→ **Data**
= = = = = = =

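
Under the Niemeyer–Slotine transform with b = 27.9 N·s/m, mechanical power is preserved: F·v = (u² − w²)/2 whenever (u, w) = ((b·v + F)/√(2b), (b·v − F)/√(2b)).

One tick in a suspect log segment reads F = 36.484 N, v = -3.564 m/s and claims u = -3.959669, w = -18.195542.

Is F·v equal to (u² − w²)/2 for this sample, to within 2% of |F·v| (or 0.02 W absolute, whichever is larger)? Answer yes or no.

F·v = 36.484×(-3.564) = -130.028976 W.
(u² − w²)/2 = (15.678979 − 331.077749)/2 = -157.699385 W.
|Δ| = 27.670409;  2% of max(1, |F·v|) = 2.600580.

no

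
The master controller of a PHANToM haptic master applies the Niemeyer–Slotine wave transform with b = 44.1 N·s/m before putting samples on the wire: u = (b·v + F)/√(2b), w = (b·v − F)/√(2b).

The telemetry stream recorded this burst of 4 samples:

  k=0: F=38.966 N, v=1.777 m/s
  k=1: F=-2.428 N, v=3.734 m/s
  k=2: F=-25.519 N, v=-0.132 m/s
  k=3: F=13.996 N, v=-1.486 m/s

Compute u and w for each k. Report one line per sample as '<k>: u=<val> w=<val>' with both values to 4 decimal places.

k=0: b·v=44.1×1.777=78.3657; √(2b)=9.3915; u=(78.3657+38.966)/9.3915=12.4934, w=(78.3657−38.966)/9.3915=4.1953
k=1: b·v=44.1×3.734=164.6694; √(2b)=9.3915; u=(164.6694+(-2.428))/9.3915=17.2754, w=(164.6694−(-2.428))/9.3915=17.7924
k=2: b·v=44.1×(-0.132)=-5.8212; √(2b)=9.3915; u=(-5.8212+(-25.519))/9.3915=-3.3371, w=(-5.8212−(-25.519))/9.3915=2.0974
k=3: b·v=44.1×(-1.486)=-65.5326; √(2b)=9.3915; u=(-65.5326+13.996)/9.3915=-5.4876, w=(-65.5326−13.996)/9.3915=-8.4682

0: u=12.4934 w=4.1953
1: u=17.2754 w=17.7924
2: u=-3.3371 w=2.0974
3: u=-5.4876 w=-8.4682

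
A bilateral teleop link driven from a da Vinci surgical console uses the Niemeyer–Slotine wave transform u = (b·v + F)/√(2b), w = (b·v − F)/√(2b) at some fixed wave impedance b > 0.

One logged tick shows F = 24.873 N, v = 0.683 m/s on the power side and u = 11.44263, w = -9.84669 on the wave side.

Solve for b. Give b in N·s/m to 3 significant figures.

u + w = 1.5959;  u + w = √(2b)·v, so √(2b) = 1.5959/0.683 = 2.3367.
b = (√(2b))²/2 = 5.4600/2 = 2.7300.
(Check via u − w = 2F/√(2b): u − w = 21.2893, 2F/√(2b) = 21.2893.)

b = 2.73 N·s/m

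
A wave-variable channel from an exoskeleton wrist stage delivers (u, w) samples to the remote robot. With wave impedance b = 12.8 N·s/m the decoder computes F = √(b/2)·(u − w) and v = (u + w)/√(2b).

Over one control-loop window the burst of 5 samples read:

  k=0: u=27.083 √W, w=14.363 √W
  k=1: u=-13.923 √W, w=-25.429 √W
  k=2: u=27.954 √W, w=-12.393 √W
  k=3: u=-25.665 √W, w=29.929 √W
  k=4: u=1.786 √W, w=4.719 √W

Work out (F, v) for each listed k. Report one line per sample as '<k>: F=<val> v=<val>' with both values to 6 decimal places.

0: F=32.179337 v=8.191485
1: F=29.108133 v=-7.777622
2: F=102.070733 v=3.075513
3: F=-140.642931 v=0.842747
4: F=-7.419968 v=1.285664

k=0: u−w=12.720000, u+w=41.446000; √(b/2)=2.529822, √(2b)=5.059644; F=2.529822×12.72=32.179337, v=41.446000/5.059644=8.191485
k=1: u−w=11.506000, u+w=-39.352000; √(b/2)=2.529822, √(2b)=5.059644; F=2.529822×11.506=29.108133, v=-39.352000/5.059644=-7.777622
k=2: u−w=40.347000, u+w=15.561000; √(b/2)=2.529822, √(2b)=5.059644; F=2.529822×40.347=102.070733, v=15.561000/5.059644=3.075513
k=3: u−w=-55.594000, u+w=4.264000; √(b/2)=2.529822, √(2b)=5.059644; F=2.529822×(-55.594)=-140.642931, v=4.264000/5.059644=0.842747
k=4: u−w=-2.933000, u+w=6.505000; √(b/2)=2.529822, √(2b)=5.059644; F=2.529822×(-2.933)=-7.419968, v=6.505000/5.059644=1.285664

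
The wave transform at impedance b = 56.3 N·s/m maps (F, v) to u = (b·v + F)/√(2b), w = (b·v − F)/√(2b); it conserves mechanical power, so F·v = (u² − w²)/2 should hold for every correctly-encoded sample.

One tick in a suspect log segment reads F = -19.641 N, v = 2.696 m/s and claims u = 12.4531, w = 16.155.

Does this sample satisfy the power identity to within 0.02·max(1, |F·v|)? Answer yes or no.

F·v = (-19.641)×2.696 = -52.9521 W.
(u² − w²)/2 = (155.0797 − 260.9840)/2 = -52.9522 W.
|Δ| = 0.0000;  2% of max(1, |F·v|) = 1.0590.

yes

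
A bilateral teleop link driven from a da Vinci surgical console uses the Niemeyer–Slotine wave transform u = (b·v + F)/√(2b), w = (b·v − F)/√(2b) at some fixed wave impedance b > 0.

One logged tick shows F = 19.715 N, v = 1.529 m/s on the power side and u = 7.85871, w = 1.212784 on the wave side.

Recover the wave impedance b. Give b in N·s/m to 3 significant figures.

u + w = 9.071494;  u + w = √(2b)·v, so √(2b) = 9.071494/1.529 = 5.932959.
b = (√(2b))²/2 = 35.200000/2 = 17.600000.
(Check via u − w = 2F/√(2b): u − w = 6.645926, 2F/√(2b) = 6.645925.)

b = 17.6 N·s/m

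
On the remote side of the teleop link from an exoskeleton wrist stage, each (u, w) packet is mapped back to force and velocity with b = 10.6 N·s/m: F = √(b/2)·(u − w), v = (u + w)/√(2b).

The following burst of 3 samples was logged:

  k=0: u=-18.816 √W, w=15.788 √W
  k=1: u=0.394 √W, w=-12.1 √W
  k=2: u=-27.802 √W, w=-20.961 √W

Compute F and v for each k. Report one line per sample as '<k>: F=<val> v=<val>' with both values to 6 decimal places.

k=0: u−w=-34.604000, u+w=-3.028000; √(b/2)=2.302173, √(2b)=4.604346; F=2.302173×(-34.604)=-79.664391, v=-3.028000/4.604346=-0.657640
k=1: u−w=12.494000, u+w=-11.706000; √(b/2)=2.302173, √(2b)=4.604346; F=2.302173×12.494=28.763348, v=-11.706000/4.604346=-2.542381
k=2: u−w=-6.841000, u+w=-48.763000; √(b/2)=2.302173, √(2b)=4.604346; F=2.302173×(-6.841)=-15.749165, v=-48.763000/4.604346=-10.590647

0: F=-79.664391 v=-0.657640
1: F=28.763348 v=-2.542381
2: F=-15.749165 v=-10.590647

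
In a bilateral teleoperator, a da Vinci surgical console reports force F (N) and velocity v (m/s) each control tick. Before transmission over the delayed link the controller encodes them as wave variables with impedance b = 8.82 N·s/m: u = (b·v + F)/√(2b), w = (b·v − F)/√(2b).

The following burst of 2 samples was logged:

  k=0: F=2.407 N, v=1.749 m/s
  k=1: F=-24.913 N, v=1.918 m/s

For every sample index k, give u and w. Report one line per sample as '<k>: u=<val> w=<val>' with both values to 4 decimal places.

k=0: b·v=8.82×1.749=15.4262; √(2b)=4.2000; u=(15.4262+2.407)/4.2000=4.2460, w=(15.4262−2.407)/4.2000=3.0998
k=1: b·v=8.82×1.918=16.9168; √(2b)=4.2000; u=(16.9168+(-24.913))/4.2000=-1.9039, w=(16.9168−(-24.913))/4.2000=9.9595

0: u=4.2460 w=3.0998
1: u=-1.9039 w=9.9595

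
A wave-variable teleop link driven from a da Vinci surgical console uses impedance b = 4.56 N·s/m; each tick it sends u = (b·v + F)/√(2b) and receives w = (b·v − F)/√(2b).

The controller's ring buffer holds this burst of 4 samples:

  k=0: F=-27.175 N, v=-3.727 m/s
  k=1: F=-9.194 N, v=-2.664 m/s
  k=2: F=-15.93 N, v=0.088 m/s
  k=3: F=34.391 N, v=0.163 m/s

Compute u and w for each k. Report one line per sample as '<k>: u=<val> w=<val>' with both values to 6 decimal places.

k=0: b·v=4.56×(-3.727)=-16.995120; √(2b)=3.019934; u=(-16.995120+(-27.175))/3.019934=-14.626188, w=(-16.995120−(-27.175))/3.019934=3.370895
k=1: b·v=4.56×(-2.664)=-12.147840; √(2b)=3.019934; u=(-12.147840+(-9.194))/3.019934=-7.066989, w=(-12.147840−(-9.194))/3.019934=-0.978114
k=2: b·v=4.56×0.088=0.401280; √(2b)=3.019934; u=(0.401280+(-15.93))/3.019934=-5.142073, w=(0.401280−(-15.93))/3.019934=5.407827
k=3: b·v=4.56×0.163=0.743280; √(2b)=3.019934; u=(0.743280+34.391)/3.019934=11.634123, w=(0.743280−34.391)/3.019934=-11.141873

0: u=-14.626188 w=3.370895
1: u=-7.066989 w=-0.978114
2: u=-5.142073 w=5.407827
3: u=11.634123 w=-11.141873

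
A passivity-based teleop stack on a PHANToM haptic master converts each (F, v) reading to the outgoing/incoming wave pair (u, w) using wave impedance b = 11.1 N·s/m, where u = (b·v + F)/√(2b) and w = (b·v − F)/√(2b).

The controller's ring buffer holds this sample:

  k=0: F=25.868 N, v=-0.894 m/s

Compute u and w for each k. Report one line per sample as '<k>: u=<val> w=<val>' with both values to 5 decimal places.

0: u=3.38405 w=-7.59630

k=0: b·v=11.1×(-0.894)=-9.92340; √(2b)=4.71169; u=(-9.92340+25.868)/4.71169=3.38405, w=(-9.92340−25.868)/4.71169=-7.59630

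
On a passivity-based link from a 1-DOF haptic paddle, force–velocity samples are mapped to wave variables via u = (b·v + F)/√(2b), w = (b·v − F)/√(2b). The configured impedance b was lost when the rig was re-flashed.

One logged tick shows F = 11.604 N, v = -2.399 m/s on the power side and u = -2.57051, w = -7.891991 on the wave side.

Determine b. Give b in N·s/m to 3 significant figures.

u + w = -10.462501;  u + w = √(2b)·v, so √(2b) = -10.462501/(-2.399) = 4.361193.
b = (√(2b))²/2 = 19.020001/2 = 9.510000.
(Check via u − w = 2F/√(2b): u − w = 5.321481, 2F/√(2b) = 5.321480.)

b = 9.51 N·s/m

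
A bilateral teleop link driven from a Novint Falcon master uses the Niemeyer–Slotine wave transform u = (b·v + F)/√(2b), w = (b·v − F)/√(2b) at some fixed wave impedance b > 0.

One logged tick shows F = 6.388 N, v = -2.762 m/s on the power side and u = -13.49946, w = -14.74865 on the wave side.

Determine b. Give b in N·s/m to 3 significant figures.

u + w = -28.2481;  u + w = √(2b)·v, so √(2b) = -28.2481/(-2.762) = 10.2274.
b = (√(2b))²/2 = 104.5999/2 = 52.3000.
(Check via u − w = 2F/√(2b): u − w = 1.2492, 2F/√(2b) = 1.2492.)

b = 52.3 N·s/m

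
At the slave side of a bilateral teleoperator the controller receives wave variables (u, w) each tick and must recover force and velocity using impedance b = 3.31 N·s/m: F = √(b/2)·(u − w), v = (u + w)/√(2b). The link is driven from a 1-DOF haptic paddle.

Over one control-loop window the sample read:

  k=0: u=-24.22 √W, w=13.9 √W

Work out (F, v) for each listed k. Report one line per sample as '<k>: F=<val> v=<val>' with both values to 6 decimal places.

0: F=-49.040161 v=-4.010982

k=0: u−w=-38.120000, u+w=-10.320000; √(b/2)=1.286468, √(2b)=2.572936; F=1.286468×(-38.12)=-49.040161, v=-10.320000/2.572936=-4.010982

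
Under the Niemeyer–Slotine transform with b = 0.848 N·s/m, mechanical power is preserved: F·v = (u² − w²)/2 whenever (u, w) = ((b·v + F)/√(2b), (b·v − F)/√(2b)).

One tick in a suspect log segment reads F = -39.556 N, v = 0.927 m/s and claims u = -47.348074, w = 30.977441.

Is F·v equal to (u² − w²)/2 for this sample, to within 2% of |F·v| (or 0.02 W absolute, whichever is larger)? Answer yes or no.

no

F·v = (-39.556)×0.927 = -36.668412 W.
(u² − w²)/2 = (2241.840112 − 959.601851)/2 = 641.119130 W.
|Δ| = 677.787542;  2% of max(1, |F·v|) = 0.733368.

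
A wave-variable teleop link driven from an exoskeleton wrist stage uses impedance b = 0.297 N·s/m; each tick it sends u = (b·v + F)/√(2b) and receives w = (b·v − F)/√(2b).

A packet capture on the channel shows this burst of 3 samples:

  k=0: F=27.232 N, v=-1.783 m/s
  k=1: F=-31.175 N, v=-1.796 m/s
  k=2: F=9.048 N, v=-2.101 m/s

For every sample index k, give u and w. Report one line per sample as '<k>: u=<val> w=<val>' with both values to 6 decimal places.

k=0: b·v=0.297×(-1.783)=-0.529551; √(2b)=0.770714; u=(-0.529551+27.232)/0.770714=34.646381, w=(-0.529551−27.232)/0.770714=-36.020564
k=1: b·v=0.297×(-1.796)=-0.533412; √(2b)=0.770714; u=(-0.533412+(-31.175))/0.770714=-41.141609, w=(-0.533412−(-31.175))/0.770714=39.757407
k=2: b·v=0.297×(-2.101)=-0.623997; √(2b)=0.770714; u=(-0.623997+9.048)/0.770714=10.930129, w=(-0.623997−9.048)/0.770714=-12.549399

0: u=34.646381 w=-36.020564
1: u=-41.141609 w=39.757407
2: u=10.930129 w=-12.549399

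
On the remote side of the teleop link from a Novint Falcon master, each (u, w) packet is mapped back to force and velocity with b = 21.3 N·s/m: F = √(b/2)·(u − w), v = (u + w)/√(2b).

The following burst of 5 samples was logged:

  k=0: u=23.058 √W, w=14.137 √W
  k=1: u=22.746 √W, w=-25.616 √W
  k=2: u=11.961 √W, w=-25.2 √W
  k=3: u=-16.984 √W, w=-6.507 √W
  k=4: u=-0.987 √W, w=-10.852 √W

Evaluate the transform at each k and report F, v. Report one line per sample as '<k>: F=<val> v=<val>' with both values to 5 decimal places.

k=0: u−w=8.92100, u+w=37.19500; √(b/2)=3.26343, √(2b)=6.52687; F=3.26343×8.921=29.11309, v=37.19500/6.52687=5.69875
k=1: u−w=48.36200, u+w=-2.87000; √(b/2)=3.26343, √(2b)=6.52687; F=3.26343×48.362=157.82618, v=-2.87000/6.52687=-0.43972
k=2: u−w=37.16100, u+w=-13.23900; √(b/2)=3.26343, √(2b)=6.52687; F=3.26343×37.161=121.27246, v=-13.23900/6.52687=-2.02838
k=3: u−w=-10.47700, u+w=-23.49100; √(b/2)=3.26343, √(2b)=6.52687; F=3.26343×(-10.477)=-34.19100, v=-23.49100/6.52687=-3.59912
k=4: u−w=9.86500, u+w=-11.83900; √(b/2)=3.26343, √(2b)=6.52687; F=3.26343×9.865=32.19377, v=-11.83900/6.52687=-1.81389

0: F=29.11309 v=5.69875
1: F=157.82618 v=-0.43972
2: F=121.27246 v=-2.02838
3: F=-34.19100 v=-3.59912
4: F=32.19377 v=-1.81389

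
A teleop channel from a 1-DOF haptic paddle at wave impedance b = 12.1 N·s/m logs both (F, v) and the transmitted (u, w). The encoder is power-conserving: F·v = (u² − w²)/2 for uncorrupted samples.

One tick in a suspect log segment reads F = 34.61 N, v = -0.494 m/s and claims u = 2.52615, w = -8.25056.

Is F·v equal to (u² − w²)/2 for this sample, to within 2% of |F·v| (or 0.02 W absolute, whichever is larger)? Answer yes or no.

F·v = 34.61×(-0.494) = -17.0973 W.
(u² − w²)/2 = (6.3814 − 68.0717)/2 = -30.8452 W.
|Δ| = 13.7478;  2% of max(1, |F·v|) = 0.3419.

no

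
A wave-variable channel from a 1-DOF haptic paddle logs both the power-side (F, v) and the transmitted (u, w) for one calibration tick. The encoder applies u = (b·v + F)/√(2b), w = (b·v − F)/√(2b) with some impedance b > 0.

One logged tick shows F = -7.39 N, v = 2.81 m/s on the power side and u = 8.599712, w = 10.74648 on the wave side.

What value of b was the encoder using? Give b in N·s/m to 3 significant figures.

b = 23.7 N·s/m

u + w = 19.346192;  u + w = √(2b)·v, so √(2b) = 19.346192/2.81 = 6.884766.
b = (√(2b))²/2 = 47.400001/2 = 23.700000.
(Check via u − w = 2F/√(2b): u − w = -2.146768, 2F/√(2b) = -2.146769.)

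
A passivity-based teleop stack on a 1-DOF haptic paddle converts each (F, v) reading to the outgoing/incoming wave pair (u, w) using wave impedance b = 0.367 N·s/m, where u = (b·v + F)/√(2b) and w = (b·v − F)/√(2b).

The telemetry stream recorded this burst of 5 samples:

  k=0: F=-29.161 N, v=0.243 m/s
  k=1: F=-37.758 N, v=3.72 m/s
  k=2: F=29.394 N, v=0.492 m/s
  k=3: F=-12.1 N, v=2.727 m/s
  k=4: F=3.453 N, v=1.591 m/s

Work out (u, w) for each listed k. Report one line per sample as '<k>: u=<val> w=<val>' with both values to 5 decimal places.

k=0: b·v=0.367×0.243=0.08918; √(2b)=0.85674; u=(0.08918+(-29.161))/0.85674=-33.93315, w=(0.08918−(-29.161))/0.85674=34.14134
k=1: b·v=0.367×3.72=1.36524; √(2b)=0.85674; u=(1.36524+(-37.758))/0.85674=-42.47828, w=(1.36524−(-37.758))/0.85674=45.66535
k=2: b·v=0.367×0.492=0.18056; √(2b)=0.85674; u=(0.18056+29.394)/0.85674=34.51996, w=(0.18056−29.394)/0.85674=-34.09845
k=3: b·v=0.367×2.727=1.00081; √(2b)=0.85674; u=(1.00081+(-12.1))/0.85674=-12.95518, w=(1.00081−(-12.1))/0.85674=15.29150
k=4: b·v=0.367×1.591=0.58390; √(2b)=0.85674; u=(0.58390+3.453)/0.85674=4.71194, w=(0.58390−3.453)/0.85674=-3.34887

0: u=-33.93315 w=34.14134
1: u=-42.47828 w=45.66535
2: u=34.51996 w=-34.09845
3: u=-12.95518 w=15.29150
4: u=4.71194 w=-3.34887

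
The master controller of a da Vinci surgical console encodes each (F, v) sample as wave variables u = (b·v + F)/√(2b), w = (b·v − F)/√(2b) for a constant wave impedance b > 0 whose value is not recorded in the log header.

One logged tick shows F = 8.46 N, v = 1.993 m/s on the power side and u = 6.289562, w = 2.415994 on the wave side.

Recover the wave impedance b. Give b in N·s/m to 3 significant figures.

b = 9.54 N·s/m

u + w = 8.705556;  u + w = √(2b)·v, so √(2b) = 8.705556/1.993 = 4.368066.
b = (√(2b))²/2 = 19.080003/2 = 9.540001.
(Check via u − w = 2F/√(2b): u − w = 3.873568, 2F/√(2b) = 3.873568.)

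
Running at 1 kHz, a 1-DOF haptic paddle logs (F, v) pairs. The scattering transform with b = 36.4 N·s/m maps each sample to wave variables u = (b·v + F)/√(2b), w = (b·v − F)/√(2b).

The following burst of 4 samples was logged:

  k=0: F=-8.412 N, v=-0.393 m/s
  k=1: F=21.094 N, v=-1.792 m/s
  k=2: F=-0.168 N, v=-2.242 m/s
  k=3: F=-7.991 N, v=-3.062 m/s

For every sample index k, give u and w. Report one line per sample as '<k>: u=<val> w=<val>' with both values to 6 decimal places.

k=0: b·v=36.4×(-0.393)=-14.305200; √(2b)=8.532292; u=(-14.305200+(-8.412))/8.532292=-2.662497, w=(-14.305200−(-8.412))/8.532292=-0.690694
k=1: b·v=36.4×(-1.792)=-65.228800; √(2b)=8.532292; u=(-65.228800+21.094)/8.532292=-5.172678, w=(-65.228800−21.094)/8.532292=-10.117188
k=2: b·v=36.4×(-2.242)=-81.608800; √(2b)=8.532292; u=(-81.608800+(-0.168))/8.532292=-9.584389, w=(-81.608800−(-0.168))/8.532292=-9.545009
k=3: b·v=36.4×(-3.062)=-111.456800; √(2b)=8.532292; u=(-111.456800+(-7.991))/8.532292=-13.999498, w=(-111.456800−(-7.991))/8.532292=-12.126379

0: u=-2.662497 w=-0.690694
1: u=-5.172678 w=-10.117188
2: u=-9.584389 w=-9.545009
3: u=-13.999498 w=-12.126379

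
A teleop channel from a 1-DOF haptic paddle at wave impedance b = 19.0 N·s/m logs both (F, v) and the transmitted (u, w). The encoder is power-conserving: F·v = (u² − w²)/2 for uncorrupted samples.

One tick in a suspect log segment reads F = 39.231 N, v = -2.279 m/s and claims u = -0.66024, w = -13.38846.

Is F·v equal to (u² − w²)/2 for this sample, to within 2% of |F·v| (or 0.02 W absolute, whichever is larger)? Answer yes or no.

yes

F·v = 39.231×(-2.279) = -89.4074 W.
(u² − w²)/2 = (0.4359 − 179.2509)/2 = -89.4075 W.
|Δ| = 0.0000;  2% of max(1, |F·v|) = 1.7881.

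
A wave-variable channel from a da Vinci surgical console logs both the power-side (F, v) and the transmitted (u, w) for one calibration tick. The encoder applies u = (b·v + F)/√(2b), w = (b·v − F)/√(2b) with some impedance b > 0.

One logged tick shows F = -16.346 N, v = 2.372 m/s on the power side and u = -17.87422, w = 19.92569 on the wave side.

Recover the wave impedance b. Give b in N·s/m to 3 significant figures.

b = 0.374 N·s/m

u + w = 2.0515;  u + w = √(2b)·v, so √(2b) = 2.0515/2.372 = 0.8649.
b = (√(2b))²/2 = 0.7480/2 = 0.3740.
(Check via u − w = 2F/√(2b): u − w = -37.7999, 2F/√(2b) = -37.7999.)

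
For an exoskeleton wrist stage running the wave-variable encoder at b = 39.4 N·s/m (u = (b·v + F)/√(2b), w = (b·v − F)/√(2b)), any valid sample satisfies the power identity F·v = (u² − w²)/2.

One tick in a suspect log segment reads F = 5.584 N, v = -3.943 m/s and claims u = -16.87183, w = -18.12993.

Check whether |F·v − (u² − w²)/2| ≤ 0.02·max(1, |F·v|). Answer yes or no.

yes

F·v = 5.584×(-3.943) = -22.0177 W.
(u² − w²)/2 = (284.6586 − 328.6944)/2 = -22.0179 W.
|Δ| = 0.0001;  2% of max(1, |F·v|) = 0.4404.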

= = = = = = =

→ **Work required**
Write out only the lines that run from the line containing "Running at 1" through the line containing "k=3: F=-7.991 N, v=-3.062 m/s", both included, exactly as they appear above.

→ **Written response**
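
Running at 1 kHz, a 1-DOF haptic paddle logs (F, v) pairs. The scattering transform with b = 36.4 N·s/m maps each sample to wave variables u = (b·v + F)/√(2b), w = (b·v − F)/√(2b).

The following burst of 4 samples was logged:

  k=0: F=-8.412 N, v=-0.393 m/s
  k=1: F=21.094 N, v=-1.792 m/s
  k=2: F=-0.168 N, v=-2.242 m/s
  k=3: F=-7.991 N, v=-3.062 m/s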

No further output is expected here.